* [WHAT TO PRODUCE] Copy exactly the lines from the first line of the records below through the line containing "Mu -> Lambda: [S581W, A746R, T321C]", including both, and nothing else.

[Saved entries]
════
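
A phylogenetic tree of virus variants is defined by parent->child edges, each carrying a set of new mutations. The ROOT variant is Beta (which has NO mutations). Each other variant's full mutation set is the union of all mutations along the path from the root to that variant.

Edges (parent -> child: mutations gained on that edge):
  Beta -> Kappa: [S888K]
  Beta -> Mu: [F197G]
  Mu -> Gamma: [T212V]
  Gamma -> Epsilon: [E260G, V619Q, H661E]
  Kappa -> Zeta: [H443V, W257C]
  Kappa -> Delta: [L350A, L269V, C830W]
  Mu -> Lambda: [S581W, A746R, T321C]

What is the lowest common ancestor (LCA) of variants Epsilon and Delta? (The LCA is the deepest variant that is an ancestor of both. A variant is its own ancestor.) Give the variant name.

Path from root to Epsilon: Beta -> Mu -> Gamma -> Epsilon
  ancestors of Epsilon: {Beta, Mu, Gamma, Epsilon}
Path from root to Delta: Beta -> Kappa -> Delta
  ancestors of Delta: {Beta, Kappa, Delta}
Common ancestors: {Beta}
Walk up from Delta: Delta (not in ancestors of Epsilon), Kappa (not in ancestors of Epsilon), Beta (in ancestors of Epsilon)
Deepest common ancestor (LCA) = Beta

Answer: Beta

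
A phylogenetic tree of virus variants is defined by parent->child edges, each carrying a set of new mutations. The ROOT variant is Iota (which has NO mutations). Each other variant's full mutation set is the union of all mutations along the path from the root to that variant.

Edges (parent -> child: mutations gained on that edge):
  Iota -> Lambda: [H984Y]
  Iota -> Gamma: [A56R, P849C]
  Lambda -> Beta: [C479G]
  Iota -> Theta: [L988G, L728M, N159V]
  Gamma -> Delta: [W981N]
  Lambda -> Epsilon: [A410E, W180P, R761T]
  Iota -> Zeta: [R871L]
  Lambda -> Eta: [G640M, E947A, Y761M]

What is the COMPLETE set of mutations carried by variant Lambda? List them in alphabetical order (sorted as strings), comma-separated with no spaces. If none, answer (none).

At Iota: gained [] -> total []
At Lambda: gained ['H984Y'] -> total ['H984Y']

Answer: H984Y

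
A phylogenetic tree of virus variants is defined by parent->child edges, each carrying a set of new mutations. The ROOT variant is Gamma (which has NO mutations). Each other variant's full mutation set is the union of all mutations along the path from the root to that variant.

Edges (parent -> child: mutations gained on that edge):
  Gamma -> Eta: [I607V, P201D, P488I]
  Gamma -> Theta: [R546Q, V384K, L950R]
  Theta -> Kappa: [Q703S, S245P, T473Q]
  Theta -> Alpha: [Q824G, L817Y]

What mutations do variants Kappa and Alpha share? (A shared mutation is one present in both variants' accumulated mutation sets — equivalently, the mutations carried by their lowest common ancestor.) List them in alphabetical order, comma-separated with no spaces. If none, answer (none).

Answer: L950R,R546Q,V384K

Derivation:
Accumulating mutations along path to Kappa:
  At Gamma: gained [] -> total []
  At Theta: gained ['R546Q', 'V384K', 'L950R'] -> total ['L950R', 'R546Q', 'V384K']
  At Kappa: gained ['Q703S', 'S245P', 'T473Q'] -> total ['L950R', 'Q703S', 'R546Q', 'S245P', 'T473Q', 'V384K']
Mutations(Kappa) = ['L950R', 'Q703S', 'R546Q', 'S245P', 'T473Q', 'V384K']
Accumulating mutations along path to Alpha:
  At Gamma: gained [] -> total []
  At Theta: gained ['R546Q', 'V384K', 'L950R'] -> total ['L950R', 'R546Q', 'V384K']
  At Alpha: gained ['Q824G', 'L817Y'] -> total ['L817Y', 'L950R', 'Q824G', 'R546Q', 'V384K']
Mutations(Alpha) = ['L817Y', 'L950R', 'Q824G', 'R546Q', 'V384K']
Intersection: ['L950R', 'Q703S', 'R546Q', 'S245P', 'T473Q', 'V384K'] ∩ ['L817Y', 'L950R', 'Q824G', 'R546Q', 'V384K'] = ['L950R', 'R546Q', 'V384K']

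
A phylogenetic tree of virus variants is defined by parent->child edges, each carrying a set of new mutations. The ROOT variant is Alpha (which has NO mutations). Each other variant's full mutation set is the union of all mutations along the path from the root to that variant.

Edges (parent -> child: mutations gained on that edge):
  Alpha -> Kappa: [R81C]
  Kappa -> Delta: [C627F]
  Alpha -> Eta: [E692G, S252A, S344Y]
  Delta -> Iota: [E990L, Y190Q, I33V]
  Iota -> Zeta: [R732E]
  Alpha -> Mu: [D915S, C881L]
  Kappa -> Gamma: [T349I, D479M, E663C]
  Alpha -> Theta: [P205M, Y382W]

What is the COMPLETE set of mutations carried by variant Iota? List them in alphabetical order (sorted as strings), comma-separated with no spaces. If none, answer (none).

Answer: C627F,E990L,I33V,R81C,Y190Q

Derivation:
At Alpha: gained [] -> total []
At Kappa: gained ['R81C'] -> total ['R81C']
At Delta: gained ['C627F'] -> total ['C627F', 'R81C']
At Iota: gained ['E990L', 'Y190Q', 'I33V'] -> total ['C627F', 'E990L', 'I33V', 'R81C', 'Y190Q']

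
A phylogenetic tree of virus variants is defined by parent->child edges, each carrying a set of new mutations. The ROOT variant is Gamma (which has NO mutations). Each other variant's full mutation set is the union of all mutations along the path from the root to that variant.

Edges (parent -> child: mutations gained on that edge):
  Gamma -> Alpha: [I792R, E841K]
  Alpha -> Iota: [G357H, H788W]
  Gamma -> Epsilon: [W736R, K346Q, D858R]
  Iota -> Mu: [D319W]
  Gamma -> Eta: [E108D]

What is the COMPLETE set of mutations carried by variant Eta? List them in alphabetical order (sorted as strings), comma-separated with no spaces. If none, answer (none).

Answer: E108D

Derivation:
At Gamma: gained [] -> total []
At Eta: gained ['E108D'] -> total ['E108D']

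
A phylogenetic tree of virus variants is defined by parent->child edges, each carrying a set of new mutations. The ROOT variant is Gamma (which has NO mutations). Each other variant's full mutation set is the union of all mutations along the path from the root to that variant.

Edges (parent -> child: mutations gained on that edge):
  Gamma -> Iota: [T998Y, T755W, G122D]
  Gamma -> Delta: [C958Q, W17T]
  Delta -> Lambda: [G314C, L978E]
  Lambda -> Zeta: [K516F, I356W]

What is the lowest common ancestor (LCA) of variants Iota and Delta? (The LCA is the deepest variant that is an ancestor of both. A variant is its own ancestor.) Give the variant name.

Answer: Gamma

Derivation:
Path from root to Iota: Gamma -> Iota
  ancestors of Iota: {Gamma, Iota}
Path from root to Delta: Gamma -> Delta
  ancestors of Delta: {Gamma, Delta}
Common ancestors: {Gamma}
Walk up from Delta: Delta (not in ancestors of Iota), Gamma (in ancestors of Iota)
Deepest common ancestor (LCA) = Gamma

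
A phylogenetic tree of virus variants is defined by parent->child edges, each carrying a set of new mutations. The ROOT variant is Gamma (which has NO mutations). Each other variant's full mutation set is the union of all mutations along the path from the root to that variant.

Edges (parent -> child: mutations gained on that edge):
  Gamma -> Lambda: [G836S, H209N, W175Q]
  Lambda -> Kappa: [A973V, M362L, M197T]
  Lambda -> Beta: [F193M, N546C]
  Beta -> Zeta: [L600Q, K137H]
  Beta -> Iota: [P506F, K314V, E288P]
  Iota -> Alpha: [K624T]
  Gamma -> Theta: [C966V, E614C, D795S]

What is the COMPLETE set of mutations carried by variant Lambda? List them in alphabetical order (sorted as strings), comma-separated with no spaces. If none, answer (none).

At Gamma: gained [] -> total []
At Lambda: gained ['G836S', 'H209N', 'W175Q'] -> total ['G836S', 'H209N', 'W175Q']

Answer: G836S,H209N,W175Q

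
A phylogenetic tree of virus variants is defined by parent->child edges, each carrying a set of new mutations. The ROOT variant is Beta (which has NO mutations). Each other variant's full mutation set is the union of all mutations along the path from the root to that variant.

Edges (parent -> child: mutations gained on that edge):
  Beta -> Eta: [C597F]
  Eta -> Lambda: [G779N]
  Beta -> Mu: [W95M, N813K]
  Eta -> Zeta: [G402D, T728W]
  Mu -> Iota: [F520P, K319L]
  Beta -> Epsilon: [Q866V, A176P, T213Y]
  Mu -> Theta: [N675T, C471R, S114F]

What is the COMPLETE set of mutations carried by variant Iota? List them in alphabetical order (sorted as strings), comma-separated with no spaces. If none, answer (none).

Answer: F520P,K319L,N813K,W95M

Derivation:
At Beta: gained [] -> total []
At Mu: gained ['W95M', 'N813K'] -> total ['N813K', 'W95M']
At Iota: gained ['F520P', 'K319L'] -> total ['F520P', 'K319L', 'N813K', 'W95M']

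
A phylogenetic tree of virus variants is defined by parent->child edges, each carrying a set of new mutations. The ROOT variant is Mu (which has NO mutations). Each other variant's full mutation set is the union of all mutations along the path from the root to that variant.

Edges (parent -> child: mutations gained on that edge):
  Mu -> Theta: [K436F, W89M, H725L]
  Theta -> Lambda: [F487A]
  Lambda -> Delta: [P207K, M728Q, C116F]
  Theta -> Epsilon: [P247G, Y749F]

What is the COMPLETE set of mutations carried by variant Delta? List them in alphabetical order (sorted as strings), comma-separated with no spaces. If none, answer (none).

Answer: C116F,F487A,H725L,K436F,M728Q,P207K,W89M

Derivation:
At Mu: gained [] -> total []
At Theta: gained ['K436F', 'W89M', 'H725L'] -> total ['H725L', 'K436F', 'W89M']
At Lambda: gained ['F487A'] -> total ['F487A', 'H725L', 'K436F', 'W89M']
At Delta: gained ['P207K', 'M728Q', 'C116F'] -> total ['C116F', 'F487A', 'H725L', 'K436F', 'M728Q', 'P207K', 'W89M']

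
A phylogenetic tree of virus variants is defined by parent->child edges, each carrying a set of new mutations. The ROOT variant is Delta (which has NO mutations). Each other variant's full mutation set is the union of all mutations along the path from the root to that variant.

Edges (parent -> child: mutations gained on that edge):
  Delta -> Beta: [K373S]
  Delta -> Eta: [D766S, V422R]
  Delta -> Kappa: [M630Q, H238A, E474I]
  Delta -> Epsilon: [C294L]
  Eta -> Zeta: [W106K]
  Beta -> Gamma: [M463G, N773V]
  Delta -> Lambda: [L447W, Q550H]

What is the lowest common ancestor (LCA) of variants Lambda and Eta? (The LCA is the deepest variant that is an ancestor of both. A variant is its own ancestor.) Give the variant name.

Answer: Delta

Derivation:
Path from root to Lambda: Delta -> Lambda
  ancestors of Lambda: {Delta, Lambda}
Path from root to Eta: Delta -> Eta
  ancestors of Eta: {Delta, Eta}
Common ancestors: {Delta}
Walk up from Eta: Eta (not in ancestors of Lambda), Delta (in ancestors of Lambda)
Deepest common ancestor (LCA) = Delta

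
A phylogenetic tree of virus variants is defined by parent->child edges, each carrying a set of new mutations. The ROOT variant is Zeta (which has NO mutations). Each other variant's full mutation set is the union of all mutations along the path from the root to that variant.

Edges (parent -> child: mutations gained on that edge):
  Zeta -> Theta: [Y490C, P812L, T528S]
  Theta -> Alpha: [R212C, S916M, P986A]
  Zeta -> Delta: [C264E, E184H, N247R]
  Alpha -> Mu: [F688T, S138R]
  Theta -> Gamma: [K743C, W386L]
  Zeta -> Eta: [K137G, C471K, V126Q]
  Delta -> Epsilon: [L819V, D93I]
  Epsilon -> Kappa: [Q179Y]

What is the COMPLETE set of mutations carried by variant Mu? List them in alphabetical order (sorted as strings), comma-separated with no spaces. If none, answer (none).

At Zeta: gained [] -> total []
At Theta: gained ['Y490C', 'P812L', 'T528S'] -> total ['P812L', 'T528S', 'Y490C']
At Alpha: gained ['R212C', 'S916M', 'P986A'] -> total ['P812L', 'P986A', 'R212C', 'S916M', 'T528S', 'Y490C']
At Mu: gained ['F688T', 'S138R'] -> total ['F688T', 'P812L', 'P986A', 'R212C', 'S138R', 'S916M', 'T528S', 'Y490C']

Answer: F688T,P812L,P986A,R212C,S138R,S916M,T528S,Y490C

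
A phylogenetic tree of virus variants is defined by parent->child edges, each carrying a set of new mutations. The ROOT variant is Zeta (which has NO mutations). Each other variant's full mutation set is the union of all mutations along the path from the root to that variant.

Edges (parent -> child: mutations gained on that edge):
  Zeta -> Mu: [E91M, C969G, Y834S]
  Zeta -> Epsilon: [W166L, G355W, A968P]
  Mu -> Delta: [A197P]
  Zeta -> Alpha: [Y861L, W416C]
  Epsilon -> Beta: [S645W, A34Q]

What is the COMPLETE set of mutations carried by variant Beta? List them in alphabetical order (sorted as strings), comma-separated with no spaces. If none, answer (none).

At Zeta: gained [] -> total []
At Epsilon: gained ['W166L', 'G355W', 'A968P'] -> total ['A968P', 'G355W', 'W166L']
At Beta: gained ['S645W', 'A34Q'] -> total ['A34Q', 'A968P', 'G355W', 'S645W', 'W166L']

Answer: A34Q,A968P,G355W,S645W,W166L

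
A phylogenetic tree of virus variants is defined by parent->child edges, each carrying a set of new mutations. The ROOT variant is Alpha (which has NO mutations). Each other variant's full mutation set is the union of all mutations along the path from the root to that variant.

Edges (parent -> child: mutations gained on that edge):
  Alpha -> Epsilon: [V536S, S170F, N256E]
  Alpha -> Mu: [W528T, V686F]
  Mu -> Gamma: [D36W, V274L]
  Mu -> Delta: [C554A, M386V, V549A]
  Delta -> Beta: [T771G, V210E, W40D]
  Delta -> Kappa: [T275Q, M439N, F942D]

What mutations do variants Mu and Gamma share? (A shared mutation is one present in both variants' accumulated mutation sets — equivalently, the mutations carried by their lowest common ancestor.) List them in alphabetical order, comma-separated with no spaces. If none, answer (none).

Answer: V686F,W528T

Derivation:
Accumulating mutations along path to Mu:
  At Alpha: gained [] -> total []
  At Mu: gained ['W528T', 'V686F'] -> total ['V686F', 'W528T']
Mutations(Mu) = ['V686F', 'W528T']
Accumulating mutations along path to Gamma:
  At Alpha: gained [] -> total []
  At Mu: gained ['W528T', 'V686F'] -> total ['V686F', 'W528T']
  At Gamma: gained ['D36W', 'V274L'] -> total ['D36W', 'V274L', 'V686F', 'W528T']
Mutations(Gamma) = ['D36W', 'V274L', 'V686F', 'W528T']
Intersection: ['V686F', 'W528T'] ∩ ['D36W', 'V274L', 'V686F', 'W528T'] = ['V686F', 'W528T']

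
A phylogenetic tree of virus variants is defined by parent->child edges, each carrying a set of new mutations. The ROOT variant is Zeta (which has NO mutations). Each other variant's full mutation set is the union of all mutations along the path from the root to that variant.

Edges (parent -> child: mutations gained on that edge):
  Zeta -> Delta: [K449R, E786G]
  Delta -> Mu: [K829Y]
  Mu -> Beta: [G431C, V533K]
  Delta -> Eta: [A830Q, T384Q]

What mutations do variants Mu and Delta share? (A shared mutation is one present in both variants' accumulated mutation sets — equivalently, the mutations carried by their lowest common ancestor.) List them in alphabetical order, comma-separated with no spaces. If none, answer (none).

Answer: E786G,K449R

Derivation:
Accumulating mutations along path to Mu:
  At Zeta: gained [] -> total []
  At Delta: gained ['K449R', 'E786G'] -> total ['E786G', 'K449R']
  At Mu: gained ['K829Y'] -> total ['E786G', 'K449R', 'K829Y']
Mutations(Mu) = ['E786G', 'K449R', 'K829Y']
Accumulating mutations along path to Delta:
  At Zeta: gained [] -> total []
  At Delta: gained ['K449R', 'E786G'] -> total ['E786G', 'K449R']
Mutations(Delta) = ['E786G', 'K449R']
Intersection: ['E786G', 'K449R', 'K829Y'] ∩ ['E786G', 'K449R'] = ['E786G', 'K449R']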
════
* [OUTPUT FOR THIS TASK]
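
A phylogenetic tree of virus variants is defined by parent->child edges, each carrying a set of new mutations. The ROOT variant is Beta (which has NO mutations). Each other variant's full mutation set is the union of all mutations along the path from the root to that variant.

Edges (parent -> child: mutations gained on that edge):
  Beta -> Kappa: [S888K]
  Beta -> Mu: [F197G]
  Mu -> Gamma: [T212V]
  Gamma -> Epsilon: [E260G, V619Q, H661E]
  Kappa -> Zeta: [H443V, W257C]
  Kappa -> Delta: [L350A, L269V, C830W]
  Mu -> Lambda: [S581W, A746R, T321C]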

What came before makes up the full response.